- _The problem_:
In the listing that follows, locate the line containing "You are minimizing a 5-variable" and the line containing "a 5-bit string". Retype exactly those two lines and every line between them, and nothing more.

- _Given records_:
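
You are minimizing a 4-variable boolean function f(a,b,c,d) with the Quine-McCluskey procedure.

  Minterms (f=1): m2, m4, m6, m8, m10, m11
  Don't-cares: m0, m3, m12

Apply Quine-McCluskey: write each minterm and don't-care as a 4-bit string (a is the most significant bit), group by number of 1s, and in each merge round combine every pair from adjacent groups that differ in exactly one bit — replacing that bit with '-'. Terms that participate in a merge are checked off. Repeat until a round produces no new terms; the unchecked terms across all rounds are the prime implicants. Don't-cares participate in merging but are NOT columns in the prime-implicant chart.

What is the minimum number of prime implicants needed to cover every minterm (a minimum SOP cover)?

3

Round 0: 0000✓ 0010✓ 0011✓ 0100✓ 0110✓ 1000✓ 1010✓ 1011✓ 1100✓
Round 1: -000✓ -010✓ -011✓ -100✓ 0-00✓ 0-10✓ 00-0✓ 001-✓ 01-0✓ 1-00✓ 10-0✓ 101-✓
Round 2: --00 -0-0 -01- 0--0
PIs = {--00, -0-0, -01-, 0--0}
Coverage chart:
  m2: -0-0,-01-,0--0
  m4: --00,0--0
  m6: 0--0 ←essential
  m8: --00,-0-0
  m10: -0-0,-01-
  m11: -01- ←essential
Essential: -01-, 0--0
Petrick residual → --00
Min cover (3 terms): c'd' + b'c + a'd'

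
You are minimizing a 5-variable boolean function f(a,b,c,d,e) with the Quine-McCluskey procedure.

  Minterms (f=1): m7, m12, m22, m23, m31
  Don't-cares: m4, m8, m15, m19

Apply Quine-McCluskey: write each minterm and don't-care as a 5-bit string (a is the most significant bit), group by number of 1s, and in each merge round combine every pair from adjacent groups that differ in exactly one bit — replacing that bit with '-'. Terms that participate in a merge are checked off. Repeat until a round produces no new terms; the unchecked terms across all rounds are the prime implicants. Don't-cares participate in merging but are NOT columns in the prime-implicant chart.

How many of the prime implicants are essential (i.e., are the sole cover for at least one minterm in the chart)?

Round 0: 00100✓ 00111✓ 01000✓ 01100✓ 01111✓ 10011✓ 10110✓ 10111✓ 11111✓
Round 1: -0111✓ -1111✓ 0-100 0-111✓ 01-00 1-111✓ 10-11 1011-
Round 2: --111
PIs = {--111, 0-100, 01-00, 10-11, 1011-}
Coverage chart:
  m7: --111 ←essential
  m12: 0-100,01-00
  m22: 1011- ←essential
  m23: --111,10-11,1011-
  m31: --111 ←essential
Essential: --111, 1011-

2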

--

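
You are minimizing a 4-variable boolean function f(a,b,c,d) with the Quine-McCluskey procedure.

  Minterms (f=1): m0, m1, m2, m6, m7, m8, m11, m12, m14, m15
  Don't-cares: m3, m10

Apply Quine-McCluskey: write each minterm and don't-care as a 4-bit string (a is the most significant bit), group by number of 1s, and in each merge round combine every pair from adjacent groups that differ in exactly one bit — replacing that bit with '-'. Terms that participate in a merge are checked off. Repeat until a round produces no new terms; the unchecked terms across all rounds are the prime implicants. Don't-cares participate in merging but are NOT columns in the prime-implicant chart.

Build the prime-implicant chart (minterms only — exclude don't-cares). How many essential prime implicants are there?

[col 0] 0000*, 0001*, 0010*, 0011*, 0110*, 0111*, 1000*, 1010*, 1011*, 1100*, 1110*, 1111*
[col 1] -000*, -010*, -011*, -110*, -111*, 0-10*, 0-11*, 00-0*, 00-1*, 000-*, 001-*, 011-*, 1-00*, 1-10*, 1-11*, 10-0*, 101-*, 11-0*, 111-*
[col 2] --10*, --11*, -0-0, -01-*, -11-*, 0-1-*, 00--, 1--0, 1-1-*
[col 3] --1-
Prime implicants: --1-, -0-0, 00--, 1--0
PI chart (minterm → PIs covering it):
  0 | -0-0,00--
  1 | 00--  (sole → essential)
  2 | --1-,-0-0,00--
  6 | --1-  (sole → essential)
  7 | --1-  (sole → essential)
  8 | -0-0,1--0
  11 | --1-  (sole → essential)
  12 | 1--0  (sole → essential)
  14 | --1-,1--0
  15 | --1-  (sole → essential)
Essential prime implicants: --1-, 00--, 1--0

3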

- _Problem solution_:
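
You are minimizing a 5-variable boolean function f(a,b,c,d,e) with the Quine-McCluskey procedure.

  Minterms (f=1): m7, m12, m22, m23, m31
  Don't-cares: m4, m8, m15, m19

Apply Quine-McCluskey: write each minterm and don't-care as a 5-bit string (a is the most significant bit), group by number of 1s, and in each merge round combine every pair from adjacent groups that differ in exactly one bit — replacing that bit with '-'. Terms that participate in a merge are checked off. Repeat until a round produces no new terms; the unchecked terms across all rounds are the prime implicants. Don't-cares participate in merging but are NOT columns in the prime-implicant chart.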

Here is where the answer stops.